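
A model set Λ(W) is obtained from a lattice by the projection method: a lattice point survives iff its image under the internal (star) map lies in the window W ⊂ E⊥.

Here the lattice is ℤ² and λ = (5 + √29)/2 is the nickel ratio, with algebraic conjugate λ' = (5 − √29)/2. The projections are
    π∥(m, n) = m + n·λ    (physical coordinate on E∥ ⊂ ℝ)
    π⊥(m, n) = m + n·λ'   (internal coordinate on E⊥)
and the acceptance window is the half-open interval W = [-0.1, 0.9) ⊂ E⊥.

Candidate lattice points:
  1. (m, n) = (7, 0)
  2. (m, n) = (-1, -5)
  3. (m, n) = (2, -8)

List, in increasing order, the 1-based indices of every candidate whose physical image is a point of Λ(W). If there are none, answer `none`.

Numerically λ ≈ 5.192582 and λ' = −1/λ ≈ -0.192582.
[1] lift (7,0): star map gives 7.000000; window check -0.1 ≤ 7.000000 < 0.9 is false → out
[2] lift (-1,-5): star map gives -0.037088; window check -0.1 ≤ -0.037088 < 0.9 is true → IN Λ
[3] lift (2,-8): star map gives 3.540659; window check -0.1 ≤ 3.540659 < 0.9 is false → out

2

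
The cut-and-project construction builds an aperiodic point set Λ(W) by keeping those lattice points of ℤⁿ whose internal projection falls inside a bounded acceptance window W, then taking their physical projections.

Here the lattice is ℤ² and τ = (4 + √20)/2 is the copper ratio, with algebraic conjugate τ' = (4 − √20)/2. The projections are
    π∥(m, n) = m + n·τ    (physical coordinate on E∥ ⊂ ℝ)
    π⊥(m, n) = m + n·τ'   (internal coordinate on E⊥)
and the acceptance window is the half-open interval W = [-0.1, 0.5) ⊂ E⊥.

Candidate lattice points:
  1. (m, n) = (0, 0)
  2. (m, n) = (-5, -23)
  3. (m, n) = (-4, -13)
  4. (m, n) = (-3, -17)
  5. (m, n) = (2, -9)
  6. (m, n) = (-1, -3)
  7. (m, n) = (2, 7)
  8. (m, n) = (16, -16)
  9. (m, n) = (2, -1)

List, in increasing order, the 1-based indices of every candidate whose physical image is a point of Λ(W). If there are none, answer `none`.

1, 2, 7

τ' = (4−√20)/2 ≈ -0.2361.
#1 (0,0): internal coord 0 + (0)·τ' = +0.0000; +0.0000 ∈ [-0.1, 0.5) → IN Λ
#2 (-5,-23): internal coord -5 + (-23)·τ' = +0.4296; +0.4296 ∈ [-0.1, 0.5) → IN Λ
#3 (-4,-13): internal coord -4 + (-13)·τ' = -0.9311; -0.9311 ∉ [-0.1, 0.5) → out
#4 (-3,-17): internal coord -3 + (-17)·τ' = +1.0132; +1.0132 ∉ [-0.1, 0.5) → out
#5 (2,-9): internal coord 2 + (-9)·τ' = +4.1246; +4.1246 ∉ [-0.1, 0.5) → out
#6 (-1,-3): internal coord -1 + (-3)·τ' = -0.2918; -0.2918 ∉ [-0.1, 0.5) → out
#7 (2,7): internal coord 2 + (7)·τ' = +0.3475; +0.3475 ∈ [-0.1, 0.5) → IN Λ
#8 (16,-16): internal coord 16 + (-16)·τ' = +19.7771; +19.7771 ∉ [-0.1, 0.5) → out
#9 (2,-1): internal coord 2 + (-1)·τ' = +2.2361; +2.2361 ∉ [-0.1, 0.5) → out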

-=-=-

■ **What this task involves**
If a line of the data contains "with", copy it out.

■ **Task answer**
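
Here the lattice is ℤ² and λ = (5 + √29)/2 is the nickel ratio, with algebraic conjugate λ' = (5 − √29)/2. The projections are
Here the lattice is ℤ² and τ = (4 + √20)/2 is the copper ratio, with algebraic conjugate τ' = (4 − √20)/2. The projections are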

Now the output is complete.